▶ **Exercise details**: Give back only the lines from the one with "Run the machine" through the last line of the data, exactly as they appear.

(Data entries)
◇ ◇ ◇ ◇

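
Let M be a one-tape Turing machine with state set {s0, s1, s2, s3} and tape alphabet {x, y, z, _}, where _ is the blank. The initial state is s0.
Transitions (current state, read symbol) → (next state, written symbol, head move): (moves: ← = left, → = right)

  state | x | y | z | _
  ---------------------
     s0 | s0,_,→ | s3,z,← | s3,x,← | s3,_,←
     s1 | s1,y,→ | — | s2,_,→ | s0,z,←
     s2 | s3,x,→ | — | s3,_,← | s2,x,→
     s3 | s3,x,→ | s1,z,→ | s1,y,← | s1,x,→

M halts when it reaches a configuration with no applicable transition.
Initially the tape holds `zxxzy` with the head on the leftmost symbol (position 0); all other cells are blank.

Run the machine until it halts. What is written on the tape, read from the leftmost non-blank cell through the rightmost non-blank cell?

state=s0 head=0 tape=_[z]xxzy   (s0,z)→(s3,x,←)
state=s3 head=-1 tape=[_]xxxzy   (s3,_)→(s1,x,→)
state=s1 head=0 tape=x[x]xxzy   (s1,x)→(s1,y,→)
state=s1 head=1 tape=xy[x]xzy   (s1,x)→(s1,y,→)
state=s1 head=2 tape=xyy[x]zy   (s1,x)→(s1,y,→)
state=s1 head=3 tape=xyyy[z]y   (s1,z)→(s2,_,→)
state=s2 head=4 tape=xyyy_[y]
The non-blank tape span at halt is xyyy_y.

xyyy_y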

◇ ◇ ◇ ◇

▶ **Answer for the task**:
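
Run the machine until it halts. What is written on the tape, read from the leftmost non-blank cell through the rightmost non-blank cell?

state=s0 head=0 tape=_[z]xxzy   (s0,z)→(s3,x,←)
state=s3 head=-1 tape=[_]xxxzy   (s3,_)→(s1,x,→)
state=s1 head=0 tape=x[x]xxzy   (s1,x)→(s1,y,→)
state=s1 head=1 tape=xy[x]xzy   (s1,x)→(s1,y,→)
state=s1 head=2 tape=xyy[x]zy   (s1,x)→(s1,y,→)
state=s1 head=3 tape=xyyy[z]y   (s1,z)→(s2,_,→)
state=s2 head=4 tape=xyyy_[y]
The non-blank tape span at halt is xyyy_y.

xyyy_y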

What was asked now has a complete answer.